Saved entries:

• • • • • • •

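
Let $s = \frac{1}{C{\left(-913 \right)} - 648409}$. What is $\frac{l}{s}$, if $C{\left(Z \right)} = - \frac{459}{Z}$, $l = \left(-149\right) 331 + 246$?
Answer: $\frac{29051066719934}{913} \approx 3.1819 \cdot 10^{10}$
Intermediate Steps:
$l = -49073$ ($l = -49319 + 246 = -49073$)
$s = - \frac{913}{591996958}$ ($s = \frac{1}{- \frac{459}{-913} - 648409} = \frac{1}{\left(-459\right) \left(- \frac{1}{913}\right) - 648409} = \frac{1}{\frac{459}{913} - 648409} = \frac{1}{- \frac{591996958}{913}} = - \frac{913}{591996958} \approx -1.5422 \cdot 10^{-6}$)
$\frac{l}{s} = - \frac{49073}{- \frac{913}{591996958}} = \left(-49073\right) \left(- \frac{591996958}{913}\right) = \frac{29051066719934}{913}$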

• • • • • • •

[Work instruction]: Repeat the data in full. Alter nothing.

[Response]:
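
Let $s = \frac{1}{C{\left(-913 \right)} - 648409}$. What is $\frac{l}{s}$, if $C{\left(Z \right)} = - \frac{459}{Z}$, $l = \left(-149\right) 331 + 246$?
Answer: $\frac{29051066719934}{913} \approx 3.1819 \cdot 10^{10}$
Intermediate Steps:
$l = -49073$ ($l = -49319 + 246 = -49073$)
$s = - \frac{913}{591996958}$ ($s = \frac{1}{- \frac{459}{-913} - 648409} = \frac{1}{\left(-459\right) \left(- \frac{1}{913}\right) - 648409} = \frac{1}{\frac{459}{913} - 648409} = \frac{1}{- \frac{591996958}{913}} = - \frac{913}{591996958} \approx -1.5422 \cdot 10^{-6}$)
$\frac{l}{s} = - \frac{49073}{- \frac{913}{591996958}} = \left(-49073\right) \left(- \frac{591996958}{913}\right) = \frac{29051066719934}{913}$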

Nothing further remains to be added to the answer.